# What you should do:
Up to and including the line with "- Game controller: €77.77 (electronics)", restate the records below word for word, beginning with their first line.

[Extracted data entries]
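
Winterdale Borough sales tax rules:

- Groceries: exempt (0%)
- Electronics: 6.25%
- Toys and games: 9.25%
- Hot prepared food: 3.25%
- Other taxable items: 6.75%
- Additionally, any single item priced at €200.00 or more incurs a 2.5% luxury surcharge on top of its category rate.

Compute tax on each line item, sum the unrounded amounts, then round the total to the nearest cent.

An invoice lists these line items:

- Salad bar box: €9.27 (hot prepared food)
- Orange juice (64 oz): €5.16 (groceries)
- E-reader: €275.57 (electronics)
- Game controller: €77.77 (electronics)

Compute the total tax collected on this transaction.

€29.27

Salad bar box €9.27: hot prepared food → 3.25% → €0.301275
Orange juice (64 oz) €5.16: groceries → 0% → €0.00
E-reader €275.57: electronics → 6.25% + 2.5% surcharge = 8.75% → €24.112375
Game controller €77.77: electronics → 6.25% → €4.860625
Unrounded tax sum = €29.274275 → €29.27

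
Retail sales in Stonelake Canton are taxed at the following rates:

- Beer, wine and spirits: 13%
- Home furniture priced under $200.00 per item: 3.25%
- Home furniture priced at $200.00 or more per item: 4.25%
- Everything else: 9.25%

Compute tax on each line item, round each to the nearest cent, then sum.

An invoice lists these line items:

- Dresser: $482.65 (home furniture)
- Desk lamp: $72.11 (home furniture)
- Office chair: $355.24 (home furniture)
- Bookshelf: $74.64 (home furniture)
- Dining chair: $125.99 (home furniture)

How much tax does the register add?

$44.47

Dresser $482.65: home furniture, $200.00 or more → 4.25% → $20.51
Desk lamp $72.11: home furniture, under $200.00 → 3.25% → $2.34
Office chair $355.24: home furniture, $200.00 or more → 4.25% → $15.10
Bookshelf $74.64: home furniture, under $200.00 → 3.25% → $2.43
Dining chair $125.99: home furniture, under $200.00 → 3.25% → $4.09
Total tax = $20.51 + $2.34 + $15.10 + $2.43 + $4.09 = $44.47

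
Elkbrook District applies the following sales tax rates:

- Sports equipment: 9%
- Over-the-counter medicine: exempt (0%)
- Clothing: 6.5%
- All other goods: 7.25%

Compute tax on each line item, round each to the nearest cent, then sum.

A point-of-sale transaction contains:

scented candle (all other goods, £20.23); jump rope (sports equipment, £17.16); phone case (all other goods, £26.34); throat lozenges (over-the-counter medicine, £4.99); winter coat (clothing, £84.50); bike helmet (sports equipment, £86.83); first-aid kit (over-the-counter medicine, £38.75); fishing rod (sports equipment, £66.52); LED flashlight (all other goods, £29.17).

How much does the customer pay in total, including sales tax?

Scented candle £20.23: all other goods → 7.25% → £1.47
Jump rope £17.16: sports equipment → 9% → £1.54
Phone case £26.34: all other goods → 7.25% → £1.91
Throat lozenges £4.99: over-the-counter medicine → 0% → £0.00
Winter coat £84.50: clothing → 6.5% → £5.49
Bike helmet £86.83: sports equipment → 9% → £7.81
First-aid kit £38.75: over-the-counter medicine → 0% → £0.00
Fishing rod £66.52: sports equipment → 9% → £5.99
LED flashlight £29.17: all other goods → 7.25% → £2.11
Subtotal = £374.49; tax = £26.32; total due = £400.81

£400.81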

# Reply to the task:
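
Winterdale Borough sales tax rules:

- Groceries: exempt (0%)
- Electronics: 6.25%
- Toys and games: 9.25%
- Hot prepared food: 3.25%
- Other taxable items: 6.75%
- Additionally, any single item priced at €200.00 or more incurs a 2.5% luxury surcharge on top of its category rate.

Compute tax on each line item, sum the unrounded amounts, then round the total to the nearest cent.

An invoice lists these line items:

- Salad bar box: €9.27 (hot prepared food)
- Orange juice (64 oz): €5.16 (groceries)
- E-reader: €275.57 (electronics)
- Game controller: €77.77 (electronics)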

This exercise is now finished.